• EXERCISE INSTRUCTIONS
From the line with "Commute distances were" through the line with "30.8 | 7.6 |", inclusive, return each line of the data below exactly and leave the rest out.

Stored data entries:
*** Block opens ***
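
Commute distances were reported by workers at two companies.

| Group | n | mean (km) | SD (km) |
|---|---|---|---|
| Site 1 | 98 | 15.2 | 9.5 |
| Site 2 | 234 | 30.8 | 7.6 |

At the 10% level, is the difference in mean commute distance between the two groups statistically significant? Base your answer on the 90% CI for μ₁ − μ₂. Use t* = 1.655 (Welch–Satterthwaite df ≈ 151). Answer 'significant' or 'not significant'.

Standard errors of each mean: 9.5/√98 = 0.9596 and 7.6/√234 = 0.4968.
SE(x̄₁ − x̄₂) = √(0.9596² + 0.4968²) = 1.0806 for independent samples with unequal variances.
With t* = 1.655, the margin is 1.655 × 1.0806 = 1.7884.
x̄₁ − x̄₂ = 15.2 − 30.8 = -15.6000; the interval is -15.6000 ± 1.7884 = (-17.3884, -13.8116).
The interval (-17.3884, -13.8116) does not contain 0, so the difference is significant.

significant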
*** Block closes ***
*** Block opens ***
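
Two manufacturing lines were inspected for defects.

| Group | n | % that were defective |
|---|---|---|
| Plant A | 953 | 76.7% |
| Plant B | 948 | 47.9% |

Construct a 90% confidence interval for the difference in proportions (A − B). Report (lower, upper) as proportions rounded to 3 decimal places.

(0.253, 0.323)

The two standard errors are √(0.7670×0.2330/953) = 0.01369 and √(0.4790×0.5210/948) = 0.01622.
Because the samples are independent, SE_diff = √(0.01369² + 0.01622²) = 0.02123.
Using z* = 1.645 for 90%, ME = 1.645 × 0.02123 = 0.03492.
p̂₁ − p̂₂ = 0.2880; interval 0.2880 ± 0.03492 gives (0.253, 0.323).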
*** Block closes ***
• RESPONSE
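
Commute distances were reported by workers at two companies.

| Group | n | mean (km) | SD (km) |
|---|---|---|---|
| Site 1 | 98 | 15.2 | 9.5 |
| Site 2 | 234 | 30.8 | 7.6 |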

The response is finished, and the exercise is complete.